┏━━

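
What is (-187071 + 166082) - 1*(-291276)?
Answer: 270287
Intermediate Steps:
(-187071 + 166082) - 1*(-291276) = -20989 + 291276 = 270287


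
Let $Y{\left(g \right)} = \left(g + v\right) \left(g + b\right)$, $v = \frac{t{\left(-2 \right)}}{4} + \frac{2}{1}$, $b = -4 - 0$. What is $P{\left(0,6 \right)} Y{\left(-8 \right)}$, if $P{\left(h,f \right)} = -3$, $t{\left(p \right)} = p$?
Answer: $-234$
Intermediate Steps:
$b = -4$ ($b = -4 + 0 = -4$)
$v = \frac{3}{2}$ ($v = - \frac{2}{4} + \frac{2}{1} = \left(-2\right) \frac{1}{4} + 2 \cdot 1 = - \frac{1}{2} + 2 = \frac{3}{2} \approx 1.5$)
$Y{\left(g \right)} = \left(-4 + g\right) \left(\frac{3}{2} + g\right)$ ($Y{\left(g \right)} = \left(g + \frac{3}{2}\right) \left(g - 4\right) = \left(\frac{3}{2} + g\right) \left(-4 + g\right) = \left(-4 + g\right) \left(\frac{3}{2} + g\right)$)
$P{\left(0,6 \right)} Y{\left(-8 \right)} = - 3 \left(-6 + \left(-8\right)^{2} - -20\right) = - 3 \left(-6 + 64 + 20\right) = \left(-3\right) 78 = -234$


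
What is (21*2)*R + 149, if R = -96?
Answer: -3883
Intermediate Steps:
(21*2)*R + 149 = (21*2)*(-96) + 149 = 42*(-96) + 149 = -4032 + 149 = -3883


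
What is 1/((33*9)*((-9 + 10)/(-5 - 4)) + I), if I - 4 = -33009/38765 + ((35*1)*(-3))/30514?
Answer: -1182875210/35314688041 ≈ -0.033495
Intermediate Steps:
I = 3720193889/1182875210 (I = 4 + (-33009/38765 + ((35*1)*(-3))/30514) = 4 + (-33009*1/38765 + (35*(-3))*(1/30514)) = 4 + (-33009/38765 - 105*1/30514) = 4 + (-33009/38765 - 105/30514) = 4 - 1011306951/1182875210 = 3720193889/1182875210 ≈ 3.1450)
1/((33*9)*((-9 + 10)/(-5 - 4)) + I) = 1/((33*9)*((-9 + 10)/(-5 - 4)) + 3720193889/1182875210) = 1/(297*(1/(-9)) + 3720193889/1182875210) = 1/(297*(1*(-⅑)) + 3720193889/1182875210) = 1/(297*(-⅑) + 3720193889/1182875210) = 1/(-33 + 3720193889/1182875210) = 1/(-35314688041/1182875210) = -1182875210/35314688041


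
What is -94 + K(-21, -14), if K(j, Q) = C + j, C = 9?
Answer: -106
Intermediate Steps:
K(j, Q) = 9 + j
-94 + K(-21, -14) = -94 + (9 - 21) = -94 - 12 = -106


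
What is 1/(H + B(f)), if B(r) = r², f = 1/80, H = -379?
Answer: -6400/2425599 ≈ -0.0026385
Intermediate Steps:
f = 1/80 ≈ 0.012500
1/(H + B(f)) = 1/(-379 + (1/80)²) = 1/(-379 + 1/6400) = 1/(-2425599/6400) = -6400/2425599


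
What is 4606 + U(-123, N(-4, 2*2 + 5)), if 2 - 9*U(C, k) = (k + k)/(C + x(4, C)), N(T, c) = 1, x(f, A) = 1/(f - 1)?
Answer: 7627907/1656 ≈ 4606.2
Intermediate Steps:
x(f, A) = 1/(-1 + f)
U(C, k) = 2/9 - 2*k/(9*(1/3 + C)) (U(C, k) = 2/9 - (k + k)/(9*(C + 1/(-1 + 4))) = 2/9 - 2*k/(9*(C + 1/3)) = 2/9 - 2*k/(9*(1/3 + C)))
4606 + U(-123, N(-4, 2*2 + 5)) = 4606 + 2*(1 - 3*1 + 3*(-123))/(9*(1 + 3*(-123))) = 4606 + 2*(1 - 3 - 369)/(9*(1 - 369)) = 4606 + (2/9)*(-371)/(-368) = 4606 + (2/9)*(-1/368)*(-371) = 4606 + 371/1656 = 7627907/1656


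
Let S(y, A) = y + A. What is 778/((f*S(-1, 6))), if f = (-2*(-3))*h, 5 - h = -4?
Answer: 389/135 ≈ 2.8815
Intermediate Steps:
h = 9 (h = 5 - 1*(-4) = 5 + 4 = 9)
f = 54 (f = -2*(-3)*9 = 6*9 = 54)
S(y, A) = A + y
778/((f*S(-1, 6))) = 778/((54*(6 - 1))) = 778/((54*5)) = 778/270 = 778*(1/270) = 389/135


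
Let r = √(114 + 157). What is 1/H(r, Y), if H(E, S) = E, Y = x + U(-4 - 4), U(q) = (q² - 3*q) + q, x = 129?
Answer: √271/271 ≈ 0.060746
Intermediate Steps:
U(q) = q² - 2*q
Y = 209 (Y = 129 + (-4 - 4)*(-2 + (-4 - 4)) = 129 - 8*(-2 - 8) = 129 - 8*(-10) = 129 + 80 = 209)
r = √271 ≈ 16.462
1/H(r, Y) = 1/(√271) = √271/271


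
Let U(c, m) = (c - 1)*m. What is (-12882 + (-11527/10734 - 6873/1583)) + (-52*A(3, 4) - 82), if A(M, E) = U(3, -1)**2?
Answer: -223909618607/16991922 ≈ -13177.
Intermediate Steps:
U(c, m) = m*(-1 + c) (U(c, m) = (-1 + c)*m = m*(-1 + c))
A(M, E) = 4 (A(M, E) = (-(-1 + 3))**2 = (-1*2)**2 = (-2)**2 = 4)
(-12882 + (-11527/10734 - 6873/1583)) + (-52*A(3, 4) - 82) = (-12882 + (-11527/10734 - 6873/1583)) + (-52*4 - 82) = (-12882 + (-11527*1/10734 - 6873*1/1583)) + (-208 - 82) = (-12882 + (-11527/10734 - 6873/1583)) - 290 = (-12882 - 92022023/16991922) - 290 = -218981961227/16991922 - 290 = -223909618607/16991922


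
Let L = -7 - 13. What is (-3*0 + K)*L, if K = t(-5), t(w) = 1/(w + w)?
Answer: 2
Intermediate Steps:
t(w) = 1/(2*w)
K = -⅒ (K = (½)/(-5) = (½)*(-⅕) = -⅒ ≈ -0.10000)
L = -20
(-3*0 + K)*L = (-3*0 - ⅒)*(-20) = (0 - ⅒)*(-20) = -⅒*(-20) = 2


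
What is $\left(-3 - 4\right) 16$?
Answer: $-112$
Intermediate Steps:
$\left(-3 - 4\right) 16 = \left(-7\right) 16 = -112$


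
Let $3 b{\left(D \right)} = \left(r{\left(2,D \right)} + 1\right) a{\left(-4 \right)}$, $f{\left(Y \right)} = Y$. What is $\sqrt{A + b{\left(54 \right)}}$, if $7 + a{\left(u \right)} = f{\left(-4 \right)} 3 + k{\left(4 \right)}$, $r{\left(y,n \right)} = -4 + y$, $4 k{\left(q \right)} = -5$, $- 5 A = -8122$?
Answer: $\frac{\sqrt{163115}}{10} \approx 40.388$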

┗━━

**TASK PROMPT**
Copy out every line from the material above where the string "sqrt" turns up.

**SOLUTION FOR THIS TASK**
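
Let $3 b{\left(D \right)} = \left(r{\left(2,D \right)} + 1\right) a{\left(-4 \right)}$, $f{\left(Y \right)} = Y$. What is $\sqrt{A + b{\left(54 \right)}}$, if $7 + a{\left(u \right)} = f{\left(-4 \right)} 3 + k{\left(4 \right)}$, $r{\left(y,n \right)} = -4 + y$, $4 k{\left(q \right)} = -5$, $- 5 A = -8122$?
Answer: $\frac{\sqrt{163115}}{10} \approx 40.388$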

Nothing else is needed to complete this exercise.